* [TASK MATERIAL]:
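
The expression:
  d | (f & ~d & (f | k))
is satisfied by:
  {d: True, f: True}
  {d: True, f: False}
  {f: True, d: False}


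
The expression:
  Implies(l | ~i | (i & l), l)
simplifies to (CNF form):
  i | l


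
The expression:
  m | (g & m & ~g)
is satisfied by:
  {m: True}


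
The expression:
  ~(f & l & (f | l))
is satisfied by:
  {l: False, f: False}
  {f: True, l: False}
  {l: True, f: False}


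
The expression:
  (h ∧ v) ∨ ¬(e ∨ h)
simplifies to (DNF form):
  (h ∧ v) ∨ (¬e ∧ ¬h)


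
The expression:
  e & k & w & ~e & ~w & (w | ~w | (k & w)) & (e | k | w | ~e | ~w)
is never true.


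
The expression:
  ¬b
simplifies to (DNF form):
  ¬b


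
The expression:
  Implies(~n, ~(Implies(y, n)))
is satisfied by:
  {n: True, y: True}
  {n: True, y: False}
  {y: True, n: False}


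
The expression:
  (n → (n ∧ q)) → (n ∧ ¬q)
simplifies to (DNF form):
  n ∧ ¬q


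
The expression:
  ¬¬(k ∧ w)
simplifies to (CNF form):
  k ∧ w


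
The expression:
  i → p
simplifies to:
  p ∨ ¬i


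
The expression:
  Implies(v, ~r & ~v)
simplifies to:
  ~v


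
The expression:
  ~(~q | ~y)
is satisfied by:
  {y: True, q: True}


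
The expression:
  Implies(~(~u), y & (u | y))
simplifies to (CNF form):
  y | ~u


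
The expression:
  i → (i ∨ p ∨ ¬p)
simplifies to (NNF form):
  True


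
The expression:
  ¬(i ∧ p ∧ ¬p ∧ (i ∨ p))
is always true.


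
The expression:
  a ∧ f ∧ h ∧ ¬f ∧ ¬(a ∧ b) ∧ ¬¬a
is never true.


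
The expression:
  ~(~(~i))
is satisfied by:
  {i: False}


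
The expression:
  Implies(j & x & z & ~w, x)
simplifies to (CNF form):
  True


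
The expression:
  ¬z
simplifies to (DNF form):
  ¬z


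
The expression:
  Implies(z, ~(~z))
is always true.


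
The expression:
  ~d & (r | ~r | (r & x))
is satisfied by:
  {d: False}


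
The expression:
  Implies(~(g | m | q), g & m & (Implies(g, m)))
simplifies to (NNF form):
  g | m | q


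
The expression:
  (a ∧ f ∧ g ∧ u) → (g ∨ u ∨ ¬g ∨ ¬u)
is always true.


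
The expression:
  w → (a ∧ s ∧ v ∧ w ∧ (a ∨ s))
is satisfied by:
  {a: True, v: True, s: True, w: False}
  {a: True, v: True, s: False, w: False}
  {a: True, s: True, v: False, w: False}
  {a: True, s: False, v: False, w: False}
  {v: True, s: True, a: False, w: False}
  {v: True, a: False, s: False, w: False}
  {v: False, s: True, a: False, w: False}
  {v: False, a: False, s: False, w: False}
  {a: True, w: True, v: True, s: True}


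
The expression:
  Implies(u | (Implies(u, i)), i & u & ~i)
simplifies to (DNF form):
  False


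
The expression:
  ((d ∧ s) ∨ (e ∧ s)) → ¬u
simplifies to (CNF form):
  (¬d ∨ ¬s ∨ ¬u) ∧ (¬e ∨ ¬s ∨ ¬u)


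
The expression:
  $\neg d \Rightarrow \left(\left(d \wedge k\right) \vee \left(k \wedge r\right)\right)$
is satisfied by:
  {r: True, d: True, k: True}
  {r: True, d: True, k: False}
  {d: True, k: True, r: False}
  {d: True, k: False, r: False}
  {r: True, k: True, d: False}


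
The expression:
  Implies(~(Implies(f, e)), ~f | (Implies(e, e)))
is always true.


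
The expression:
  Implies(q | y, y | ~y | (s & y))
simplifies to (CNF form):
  True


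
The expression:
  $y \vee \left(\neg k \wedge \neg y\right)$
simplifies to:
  $y \vee \neg k$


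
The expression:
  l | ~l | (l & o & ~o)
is always true.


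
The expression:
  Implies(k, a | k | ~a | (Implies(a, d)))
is always true.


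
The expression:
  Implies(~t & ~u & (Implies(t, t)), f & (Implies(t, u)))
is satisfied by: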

* [PROBLEM TO WORK ON]:
Each record is to be repeated word for word, with none skipped.

* [OUTPUT]:
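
The expression:
  d | (f & ~d & (f | k))
is satisfied by:
  {d: True, f: True}
  {d: True, f: False}
  {f: True, d: False}


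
The expression:
  Implies(l | ~i | (i & l), l)
simplifies to (CNF form):
  i | l


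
The expression:
  m | (g & m & ~g)
is satisfied by:
  {m: True}


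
The expression:
  ~(f & l & (f | l))
is satisfied by:
  {l: False, f: False}
  {f: True, l: False}
  {l: True, f: False}


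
The expression:
  (h ∧ v) ∨ ¬(e ∨ h)
simplifies to (DNF form):
  (h ∧ v) ∨ (¬e ∧ ¬h)


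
The expression:
  e & k & w & ~e & ~w & (w | ~w | (k & w)) & (e | k | w | ~e | ~w)
is never true.


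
The expression:
  ¬b
simplifies to (DNF form):
  ¬b


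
The expression:
  Implies(~n, ~(Implies(y, n)))
is satisfied by:
  {n: True, y: True}
  {n: True, y: False}
  {y: True, n: False}


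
The expression:
  (n → (n ∧ q)) → (n ∧ ¬q)
simplifies to (DNF form):
  n ∧ ¬q


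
The expression:
  ¬¬(k ∧ w)
simplifies to (CNF form):
  k ∧ w


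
The expression:
  i → p
simplifies to:
  p ∨ ¬i


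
The expression:
  Implies(v, ~r & ~v)
simplifies to:
  ~v


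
The expression:
  ~(~q | ~y)
is satisfied by:
  {y: True, q: True}


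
The expression:
  Implies(~(~u), y & (u | y))
simplifies to (CNF form):
  y | ~u


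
The expression:
  i → (i ∨ p ∨ ¬p)
simplifies to (NNF form):
  True


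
The expression:
  ¬(i ∧ p ∧ ¬p ∧ (i ∨ p))
is always true.


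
The expression:
  a ∧ f ∧ h ∧ ¬f ∧ ¬(a ∧ b) ∧ ¬¬a
is never true.


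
The expression:
  ~(~(~i))
is satisfied by:
  {i: False}


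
The expression:
  Implies(j & x & z & ~w, x)
simplifies to (CNF form):
  True


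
The expression:
  ¬z
simplifies to (DNF form):
  ¬z


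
The expression:
  Implies(z, ~(~z))
is always true.


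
The expression:
  ~d & (r | ~r | (r & x))
is satisfied by:
  {d: False}


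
The expression:
  Implies(~(g | m | q), g & m & (Implies(g, m)))
simplifies to (NNF form):
  g | m | q


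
The expression:
  (a ∧ f ∧ g ∧ u) → (g ∨ u ∨ ¬g ∨ ¬u)
is always true.


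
The expression:
  w → (a ∧ s ∧ v ∧ w ∧ (a ∨ s))
is satisfied by:
  {a: True, v: True, s: True, w: False}
  {a: True, v: True, s: False, w: False}
  {a: True, s: True, v: False, w: False}
  {a: True, s: False, v: False, w: False}
  {v: True, s: True, a: False, w: False}
  {v: True, a: False, s: False, w: False}
  {v: False, s: True, a: False, w: False}
  {v: False, a: False, s: False, w: False}
  {a: True, w: True, v: True, s: True}


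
The expression:
  Implies(u | (Implies(u, i)), i & u & ~i)
simplifies to (DNF form):
  False


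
The expression:
  ((d ∧ s) ∨ (e ∧ s)) → ¬u
simplifies to (CNF form):
  (¬d ∨ ¬s ∨ ¬u) ∧ (¬e ∨ ¬s ∨ ¬u)


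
The expression:
  $\neg d \Rightarrow \left(\left(d \wedge k\right) \vee \left(k \wedge r\right)\right)$
is satisfied by:
  {r: True, d: True, k: True}
  {r: True, d: True, k: False}
  {d: True, k: True, r: False}
  {d: True, k: False, r: False}
  {r: True, k: True, d: False}


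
The expression:
  Implies(~(Implies(f, e)), ~f | (Implies(e, e)))
is always true.


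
The expression:
  Implies(q | y, y | ~y | (s & y))
simplifies to (CNF form):
  True


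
The expression:
  $y \vee \left(\neg k \wedge \neg y\right)$
simplifies to:
  $y \vee \neg k$


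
The expression:
  l | ~l | (l & o & ~o)
is always true.


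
The expression:
  Implies(k, a | k | ~a | (Implies(a, d)))
is always true.


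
The expression:
  Implies(~t & ~u & (Implies(t, t)), f & (Implies(t, u)))
is satisfied by: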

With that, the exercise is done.